▶ [Available data]
════════════════════

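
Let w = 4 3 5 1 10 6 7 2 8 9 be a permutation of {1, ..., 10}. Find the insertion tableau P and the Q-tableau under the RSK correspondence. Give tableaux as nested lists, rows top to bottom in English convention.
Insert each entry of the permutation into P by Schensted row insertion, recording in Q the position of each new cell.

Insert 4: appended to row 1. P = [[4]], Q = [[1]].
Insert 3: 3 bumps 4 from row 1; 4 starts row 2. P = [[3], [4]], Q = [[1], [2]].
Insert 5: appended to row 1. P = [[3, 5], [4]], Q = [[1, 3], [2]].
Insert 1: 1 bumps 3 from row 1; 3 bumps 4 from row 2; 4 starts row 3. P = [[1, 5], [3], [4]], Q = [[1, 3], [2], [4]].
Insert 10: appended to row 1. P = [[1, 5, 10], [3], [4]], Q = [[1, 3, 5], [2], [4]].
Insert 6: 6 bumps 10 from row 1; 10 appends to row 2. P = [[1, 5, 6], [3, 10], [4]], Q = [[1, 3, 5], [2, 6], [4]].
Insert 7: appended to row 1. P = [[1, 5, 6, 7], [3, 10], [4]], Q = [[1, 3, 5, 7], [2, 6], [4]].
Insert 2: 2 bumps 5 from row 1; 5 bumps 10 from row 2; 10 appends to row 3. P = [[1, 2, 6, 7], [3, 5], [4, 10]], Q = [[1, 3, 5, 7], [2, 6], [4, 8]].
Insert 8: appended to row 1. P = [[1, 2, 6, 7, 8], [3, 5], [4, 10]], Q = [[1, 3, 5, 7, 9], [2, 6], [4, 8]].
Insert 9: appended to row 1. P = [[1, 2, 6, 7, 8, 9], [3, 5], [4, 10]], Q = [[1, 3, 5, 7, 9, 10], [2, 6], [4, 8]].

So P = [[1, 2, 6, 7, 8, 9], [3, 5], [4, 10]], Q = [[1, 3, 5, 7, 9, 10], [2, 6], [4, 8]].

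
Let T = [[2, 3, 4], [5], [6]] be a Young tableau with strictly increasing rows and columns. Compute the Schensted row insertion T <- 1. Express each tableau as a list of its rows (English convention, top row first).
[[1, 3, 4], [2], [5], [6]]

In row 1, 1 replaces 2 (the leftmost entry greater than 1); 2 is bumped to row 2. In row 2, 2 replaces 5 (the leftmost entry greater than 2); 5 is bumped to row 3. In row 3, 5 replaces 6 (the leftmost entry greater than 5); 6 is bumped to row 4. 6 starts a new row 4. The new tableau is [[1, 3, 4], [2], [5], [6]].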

════════════════════

Repeat every record above precisely.

▶ [Result of this exercise]
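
Let w = 4 3 5 1 10 6 7 2 8 9 be a permutation of {1, ..., 10}. Find the insertion tableau P and the Q-tableau under the RSK correspondence. Give tableaux as nested lists, rows top to bottom in English convention.
Insert each entry of the permutation into P by Schensted row insertion, recording in Q the position of each new cell.

Insert 4: appended to row 1. P = [[4]], Q = [[1]].
Insert 3: 3 bumps 4 from row 1; 4 starts row 2. P = [[3], [4]], Q = [[1], [2]].
Insert 5: appended to row 1. P = [[3, 5], [4]], Q = [[1, 3], [2]].
Insert 1: 1 bumps 3 from row 1; 3 bumps 4 from row 2; 4 starts row 3. P = [[1, 5], [3], [4]], Q = [[1, 3], [2], [4]].
Insert 10: appended to row 1. P = [[1, 5, 10], [3], [4]], Q = [[1, 3, 5], [2], [4]].
Insert 6: 6 bumps 10 from row 1; 10 appends to row 2. P = [[1, 5, 6], [3, 10], [4]], Q = [[1, 3, 5], [2, 6], [4]].
Insert 7: appended to row 1. P = [[1, 5, 6, 7], [3, 10], [4]], Q = [[1, 3, 5, 7], [2, 6], [4]].
Insert 2: 2 bumps 5 from row 1; 5 bumps 10 from row 2; 10 appends to row 3. P = [[1, 2, 6, 7], [3, 5], [4, 10]], Q = [[1, 3, 5, 7], [2, 6], [4, 8]].
Insert 8: appended to row 1. P = [[1, 2, 6, 7, 8], [3, 5], [4, 10]], Q = [[1, 3, 5, 7, 9], [2, 6], [4, 8]].
Insert 9: appended to row 1. P = [[1, 2, 6, 7, 8, 9], [3, 5], [4, 10]], Q = [[1, 3, 5, 7, 9, 10], [2, 6], [4, 8]].

So P = [[1, 2, 6, 7, 8, 9], [3, 5], [4, 10]], Q = [[1, 3, 5, 7, 9, 10], [2, 6], [4, 8]].

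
Let T = [[2, 3, 4], [5], [6]] be a Young tableau with strictly increasing rows and columns. Compute the Schensted row insertion T <- 1. Express each tableau as a list of its rows (English convention, top row first).
[[1, 3, 4], [2], [5], [6]]

In row 1, 1 replaces 2 (the leftmost entry greater than 1); 2 is bumped to row 2. In row 2, 2 replaces 5 (the leftmost entry greater than 2); 5 is bumped to row 3. In row 3, 5 replaces 6 (the leftmost entry greater than 5); 6 is bumped to row 4. 6 starts a new row 4. The new tableau is [[1, 3, 4], [2], [5], [6]].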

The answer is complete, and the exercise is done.